* _DIRECTIONS_: Report, from the records below, every line where the word "sqrt" appears.

======== SUPPLIED DATA ========

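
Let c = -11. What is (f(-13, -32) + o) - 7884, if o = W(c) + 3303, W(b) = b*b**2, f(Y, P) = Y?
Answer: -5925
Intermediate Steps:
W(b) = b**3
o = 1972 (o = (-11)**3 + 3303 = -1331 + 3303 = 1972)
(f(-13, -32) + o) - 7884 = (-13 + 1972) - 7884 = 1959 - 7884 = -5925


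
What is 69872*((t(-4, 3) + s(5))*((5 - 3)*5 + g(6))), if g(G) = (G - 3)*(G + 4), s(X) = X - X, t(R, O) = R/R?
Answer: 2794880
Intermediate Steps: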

========
======== SUPPLIED DATA ========

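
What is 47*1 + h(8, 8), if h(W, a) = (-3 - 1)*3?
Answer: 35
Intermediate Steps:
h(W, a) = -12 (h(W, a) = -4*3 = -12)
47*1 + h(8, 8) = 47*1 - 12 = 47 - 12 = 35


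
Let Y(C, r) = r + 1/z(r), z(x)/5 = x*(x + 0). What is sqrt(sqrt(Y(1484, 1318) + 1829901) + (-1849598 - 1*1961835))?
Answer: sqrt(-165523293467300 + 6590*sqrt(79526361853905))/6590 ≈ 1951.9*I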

========
======== SUPPLIED DATA ========

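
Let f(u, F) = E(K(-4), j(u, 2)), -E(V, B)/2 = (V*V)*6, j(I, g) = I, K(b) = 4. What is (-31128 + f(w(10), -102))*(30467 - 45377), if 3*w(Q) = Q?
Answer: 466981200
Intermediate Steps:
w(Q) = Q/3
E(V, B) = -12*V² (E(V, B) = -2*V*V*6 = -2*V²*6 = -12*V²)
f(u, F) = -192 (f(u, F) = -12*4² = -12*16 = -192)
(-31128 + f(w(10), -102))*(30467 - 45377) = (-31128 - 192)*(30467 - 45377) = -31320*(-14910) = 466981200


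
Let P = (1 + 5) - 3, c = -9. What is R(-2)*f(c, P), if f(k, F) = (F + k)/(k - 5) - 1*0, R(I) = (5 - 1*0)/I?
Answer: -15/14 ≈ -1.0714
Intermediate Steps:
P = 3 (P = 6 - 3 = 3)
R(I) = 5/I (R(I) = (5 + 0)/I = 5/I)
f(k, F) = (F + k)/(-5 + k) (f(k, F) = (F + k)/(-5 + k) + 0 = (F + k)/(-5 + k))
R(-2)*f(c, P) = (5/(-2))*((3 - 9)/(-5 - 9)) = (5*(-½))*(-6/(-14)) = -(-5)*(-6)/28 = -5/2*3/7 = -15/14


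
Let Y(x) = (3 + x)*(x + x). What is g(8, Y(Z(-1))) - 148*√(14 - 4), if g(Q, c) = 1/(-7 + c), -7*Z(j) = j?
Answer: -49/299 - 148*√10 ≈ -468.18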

========

* _RESPONSE_:
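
Let Y(C, r) = r + 1/z(r), z(x)/5 = x*(x + 0). What is sqrt(sqrt(Y(1484, 1318) + 1829901) + (-1849598 - 1*1961835))?
Answer: sqrt(-165523293467300 + 6590*sqrt(79526361853905))/6590 ≈ 1951.9*I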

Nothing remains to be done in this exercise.